PROBLEM STATEMENT:
Locate, in the data below, the line that contains "third Monday of April, 02:00" and the line that contains "Note that 1 Feb 2029"; reproduce exactly those two lines and every line between them, nothing more.
[[ RECORD EXCERPTS open ]]
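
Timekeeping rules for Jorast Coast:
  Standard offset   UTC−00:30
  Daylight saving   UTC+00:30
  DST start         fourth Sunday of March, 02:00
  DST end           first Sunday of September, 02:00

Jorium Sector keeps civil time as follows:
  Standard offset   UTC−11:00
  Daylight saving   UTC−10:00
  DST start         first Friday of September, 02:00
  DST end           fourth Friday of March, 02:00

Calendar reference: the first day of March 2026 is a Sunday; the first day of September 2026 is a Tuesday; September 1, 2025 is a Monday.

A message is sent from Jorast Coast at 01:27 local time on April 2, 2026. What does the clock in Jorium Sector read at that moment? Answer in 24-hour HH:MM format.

13:57

1 March 2026 is a Sunday, so the first Sunday is March 1 and the fourth is March 22.
1 September 2026 is a Tuesday, so the first Sunday is September 6.
April 2, 2026 falls between 22 March and 6 September, so daylight saving is in effect and Jorast Coast is at UTC+00:30.
01:27 Jorast Coast − 0h30m = 00:57 UTC.
1 September 2025 is a Monday, so the first Friday is September 5.
1 March 2026 is a Sunday, so the first Friday is March 6 and the fourth is March 27.
At the standard offset (UTC−11:00), 00:57 UTC − 11h = 13:57 Jorium Sector standard time (rolling into the previous day, 1 April 2026).
The standard-time date in Jorium Sector, April 1, 2026, does not fall between 5 September 2025 and 27 March 2026, so daylight saving is not in effect and Jorium Sector is at UTC−11:00.
00:57 UTC − 11h = 13:57 Jorium Sector (rolling into the previous day, 1 April 2026).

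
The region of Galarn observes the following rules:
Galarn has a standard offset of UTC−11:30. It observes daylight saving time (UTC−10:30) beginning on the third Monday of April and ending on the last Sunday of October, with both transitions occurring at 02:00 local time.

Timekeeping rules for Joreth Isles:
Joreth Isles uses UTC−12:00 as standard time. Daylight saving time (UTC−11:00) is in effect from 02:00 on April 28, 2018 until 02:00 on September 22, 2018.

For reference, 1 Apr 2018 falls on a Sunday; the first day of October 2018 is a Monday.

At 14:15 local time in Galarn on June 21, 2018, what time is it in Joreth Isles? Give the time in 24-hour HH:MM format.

1 April 2018 is a Sunday, so the first Monday is April 2 and the third is April 16.
1 October 2018 is a Monday, so Sundays fall on 7, 14, 21, 28; the last is October 28.
Daylight saving runs 16 April – 28 October; June 21, 2018 is inside that window, so Galarn is at UTC−10:30.
14:15 Galarn + 10h30m = 00:45 UTC (rolling into the next day, 22 June 2018).
At the standard offset (UTC−12:00), 00:45 UTC − 12h = 12:45 Joreth Isles standard time (rolling into the previous day, 21 June 2018).
The standard-time date in Joreth Isles, June 21, 2018, lies within the daylight-saving period (28 April – 22 September), so Joreth Isles is on daylight time, UTC−11:00.
00:45 UTC − 11h = 13:45 Joreth Isles (rolling into the previous day, 21 June 2018).

13:45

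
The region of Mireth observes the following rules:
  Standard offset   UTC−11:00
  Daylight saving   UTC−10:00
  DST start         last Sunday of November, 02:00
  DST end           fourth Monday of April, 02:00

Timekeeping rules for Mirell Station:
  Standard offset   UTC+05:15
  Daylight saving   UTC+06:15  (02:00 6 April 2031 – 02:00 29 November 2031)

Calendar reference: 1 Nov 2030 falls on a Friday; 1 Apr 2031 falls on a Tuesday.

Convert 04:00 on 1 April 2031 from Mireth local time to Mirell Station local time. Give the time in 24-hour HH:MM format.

19:15

1 November 2030 is a Friday, so Sundays fall on 3, 10, 17, 24; the last is November 24.
1 April 2031 is a Tuesday, so the first Monday is April 7 and the fourth is April 28.
Daylight saving runs 24 November 2030 – 28 April 2031; 1 April 2031 is inside that window, so Mireth is at UTC−10:00.
04:00 Mireth + 10h = 14:00 UTC.
At the standard offset (UTC+05:15), 14:00 UTC + 5h15m = 19:15 Mirell Station standard time.
The standard-time date in Mirell Station, 1 April 2031, is outside the daylight-saving period (6 April – 29 November), so Mirell Station is on standard time, UTC+05:15.
14:00 UTC + 5h15m = 19:15 Mirell Station.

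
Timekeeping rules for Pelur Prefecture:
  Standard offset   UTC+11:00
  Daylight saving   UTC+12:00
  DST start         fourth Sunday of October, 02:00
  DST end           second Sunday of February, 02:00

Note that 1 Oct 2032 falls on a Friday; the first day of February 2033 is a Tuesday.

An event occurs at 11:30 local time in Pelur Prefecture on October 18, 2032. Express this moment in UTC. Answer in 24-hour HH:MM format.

00:30

1 October 2032 is a Friday, so the first Sunday is October 3 and the fourth is October 24.
1 February 2033 is a Tuesday, so the first Sunday is February 6 and the second is February 13.
October 18, 2032 is outside the daylight-saving period (24 October 2032 – 13 February 2033), so Pelur Prefecture is on standard time, UTC+11:00.
11:30 local − 11h = 00:30 UTC.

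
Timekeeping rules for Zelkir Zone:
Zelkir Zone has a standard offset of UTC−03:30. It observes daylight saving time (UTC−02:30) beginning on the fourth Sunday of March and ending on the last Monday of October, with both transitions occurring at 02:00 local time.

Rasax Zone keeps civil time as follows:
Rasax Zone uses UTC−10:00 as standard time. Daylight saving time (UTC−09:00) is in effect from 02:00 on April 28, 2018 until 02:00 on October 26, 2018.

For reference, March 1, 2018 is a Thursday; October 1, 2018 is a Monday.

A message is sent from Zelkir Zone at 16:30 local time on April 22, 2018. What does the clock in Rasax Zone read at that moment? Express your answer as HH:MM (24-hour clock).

1 March 2018 is a Thursday, so the first Sunday is March 4 and the fourth is March 25.
1 October 2018 is a Monday, so Mondays fall on 1, 8, 15, 22, 29; the last is October 29.
April 22, 2018 lies within the daylight-saving period (25 March – 29 October), so Zelkir Zone is on daylight time, UTC−02:30.
16:30 Zelkir Zone + 2h30m = 19:00 UTC.
At the standard offset (UTC−10:00), 19:00 UTC − 10h = 09:00 Rasax Zone standard time.
The standard-time date in Rasax Zone, April 22, 2018, does not fall between 28 April and 26 October, so daylight saving is not in effect and Rasax Zone is at UTC−10:00.
19:00 UTC − 10h = 09:00 Rasax Zone.

09:00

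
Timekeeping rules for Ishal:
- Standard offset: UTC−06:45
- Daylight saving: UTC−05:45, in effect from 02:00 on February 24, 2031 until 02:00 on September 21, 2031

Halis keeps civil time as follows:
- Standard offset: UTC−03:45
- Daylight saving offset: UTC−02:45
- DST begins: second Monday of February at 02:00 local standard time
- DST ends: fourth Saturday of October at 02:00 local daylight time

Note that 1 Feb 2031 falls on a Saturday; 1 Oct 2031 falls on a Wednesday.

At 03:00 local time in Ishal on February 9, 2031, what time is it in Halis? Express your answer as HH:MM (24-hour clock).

February 9, 2031 is outside the daylight-saving period (24 February – 21 September), so Ishal is on standard time, UTC−06:45.
03:00 Ishal + 6h45m = 09:45 UTC.
1 February 2031 is a Saturday, so the first Monday is February 3 and the second is February 10.
1 October 2031 is a Wednesday, so the first Saturday is October 4 and the fourth is October 25.
At the standard offset (UTC−03:45), 09:45 UTC − 3h45m = 06:00 Halis standard time.
Daylight saving runs 10 February – 25 October; the standard-time date in Halis, February 9, 2031, is outside that window, so Halis is on standard time at UTC−03:45.
09:45 UTC − 3h45m = 06:00 Halis.

06:00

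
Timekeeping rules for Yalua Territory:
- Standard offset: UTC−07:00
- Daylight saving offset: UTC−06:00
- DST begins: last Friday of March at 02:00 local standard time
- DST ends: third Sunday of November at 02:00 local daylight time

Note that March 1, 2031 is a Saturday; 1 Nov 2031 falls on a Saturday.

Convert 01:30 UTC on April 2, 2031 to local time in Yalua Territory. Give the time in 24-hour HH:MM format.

1 March 2031 is a Saturday, so Fridays fall on 7, 14, 21, 28; the last is March 28.
1 November 2031 is a Saturday, so the first Sunday is November 2 and the third is November 16.
At the standard offset (UTC−07:00), 01:30 UTC − 7h = 18:30 Yalua Territory standard time (rolling into the previous day, 1 April 2031).
Daylight saving runs 28 March – 16 November; the standard-time date in Yalua Territory, April 1, 2031, is inside that window, so Yalua Territory is at UTC−06:00.
01:30 UTC − 6h = 19:30 local (rolling into the previous day, 1 April 2031).

19:30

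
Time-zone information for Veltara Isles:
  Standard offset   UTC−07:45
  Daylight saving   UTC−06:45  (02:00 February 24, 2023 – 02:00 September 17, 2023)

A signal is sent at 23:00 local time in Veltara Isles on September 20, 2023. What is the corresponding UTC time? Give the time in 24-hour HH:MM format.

September 20, 2023 is outside the daylight-saving period (24 February – 17 September), so Veltara Isles is on standard time, UTC−07:45.
23:00 local + 7h45m = 06:45 UTC (rolling into the next day, 21 September 2023).

06:45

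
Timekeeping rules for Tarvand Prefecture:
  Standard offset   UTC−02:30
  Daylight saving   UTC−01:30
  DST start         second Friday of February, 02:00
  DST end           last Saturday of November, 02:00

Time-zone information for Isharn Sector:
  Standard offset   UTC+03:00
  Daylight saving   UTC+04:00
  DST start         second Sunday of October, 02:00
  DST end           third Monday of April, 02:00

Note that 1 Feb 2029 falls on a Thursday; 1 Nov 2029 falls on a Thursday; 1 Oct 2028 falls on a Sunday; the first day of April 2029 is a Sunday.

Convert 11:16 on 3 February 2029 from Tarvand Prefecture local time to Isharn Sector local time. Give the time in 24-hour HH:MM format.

1 February 2029 is a Thursday, so the first Friday is February 2 and the second is February 9.
1 November 2029 is a Thursday, so Saturdays fall on 3, 10, 17, 24; the last is November 24.
3 February 2029 does not fall between 9 February and 24 November, so daylight saving is not in effect and Tarvand Prefecture is at UTC−02:30.
11:16 Tarvand Prefecture + 2h30m = 13:46 UTC.
1 October 2028 is a Sunday, so the first Sunday is October 1 and the second is October 8.
1 April 2029 is a Sunday, so the first Monday is April 2 and the third is April 16.
At the standard offset (UTC+03:00), 13:46 UTC + 3h = 16:46 Isharn Sector standard time.
The standard-time date in Isharn Sector, 3 February 2029, falls between 8 October 2028 and 16 April 2029, so daylight saving is in effect and Isharn Sector is at UTC+04:00.
13:46 UTC + 4h = 17:46 Isharn Sector.

17:46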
[[ RECORD EXCERPTS closed ]]
RESULT:
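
  DST end           third Monday of April, 02:00

Note that 1 Feb 2029 falls on a Thursday; 1 Nov 2029 falls on a Thursday; 1 Oct 2028 falls on a Sunday; the first day of April 2029 is a Sunday.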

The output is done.